Records for this task: Begin
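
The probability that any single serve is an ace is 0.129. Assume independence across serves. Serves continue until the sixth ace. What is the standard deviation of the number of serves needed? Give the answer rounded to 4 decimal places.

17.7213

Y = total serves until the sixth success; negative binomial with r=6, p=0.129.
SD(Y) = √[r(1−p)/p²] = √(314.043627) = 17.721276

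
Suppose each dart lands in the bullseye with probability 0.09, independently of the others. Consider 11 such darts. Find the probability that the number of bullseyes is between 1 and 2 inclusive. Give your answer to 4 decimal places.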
Records for this task: End
Records for this task: Begin
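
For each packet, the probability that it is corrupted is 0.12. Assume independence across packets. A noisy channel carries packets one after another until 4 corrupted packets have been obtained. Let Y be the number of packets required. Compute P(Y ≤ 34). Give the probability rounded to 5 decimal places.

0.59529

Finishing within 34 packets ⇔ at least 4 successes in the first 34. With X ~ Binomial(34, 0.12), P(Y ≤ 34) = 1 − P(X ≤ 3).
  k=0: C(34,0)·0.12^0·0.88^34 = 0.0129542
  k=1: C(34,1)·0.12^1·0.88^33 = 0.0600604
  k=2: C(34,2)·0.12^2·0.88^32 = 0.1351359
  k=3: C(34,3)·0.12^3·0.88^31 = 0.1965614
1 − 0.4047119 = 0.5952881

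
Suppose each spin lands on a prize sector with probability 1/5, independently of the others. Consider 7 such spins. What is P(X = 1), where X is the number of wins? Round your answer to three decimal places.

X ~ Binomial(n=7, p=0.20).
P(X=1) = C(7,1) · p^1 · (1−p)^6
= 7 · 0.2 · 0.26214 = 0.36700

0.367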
Records for this task: End
Records for this task: Begin
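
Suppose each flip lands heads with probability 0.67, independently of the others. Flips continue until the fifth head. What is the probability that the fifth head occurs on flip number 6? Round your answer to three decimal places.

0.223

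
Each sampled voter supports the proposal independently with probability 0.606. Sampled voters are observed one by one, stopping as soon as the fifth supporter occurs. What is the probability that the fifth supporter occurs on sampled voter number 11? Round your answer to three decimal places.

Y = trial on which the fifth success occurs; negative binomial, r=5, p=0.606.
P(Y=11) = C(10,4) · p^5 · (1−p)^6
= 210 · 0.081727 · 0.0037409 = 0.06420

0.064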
Records for this task: End
--- Exercise aim ---
What you give back should be only the lines of the records above, starting at the line with "The probability that any" and ending at the line with "Suppose each dart", restated word for word.

--- Written solution ---
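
The probability that any single serve is an ace is 0.129. Assume independence across serves. Serves continue until the sixth ace. What is the standard deviation of the number of serves needed? Give the answer rounded to 4 decimal places.

17.7213

Y = total serves until the sixth success; negative binomial with r=6, p=0.129.
SD(Y) = √[r(1−p)/p²] = √(314.043627) = 17.721276

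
Suppose each dart lands in the bullseye with probability 0.09, independently of the others. Consider 11 such darts. Find the probability that the number of bullseyes is between 1 and 2 inclusive. Give your answer to 4 decimal places.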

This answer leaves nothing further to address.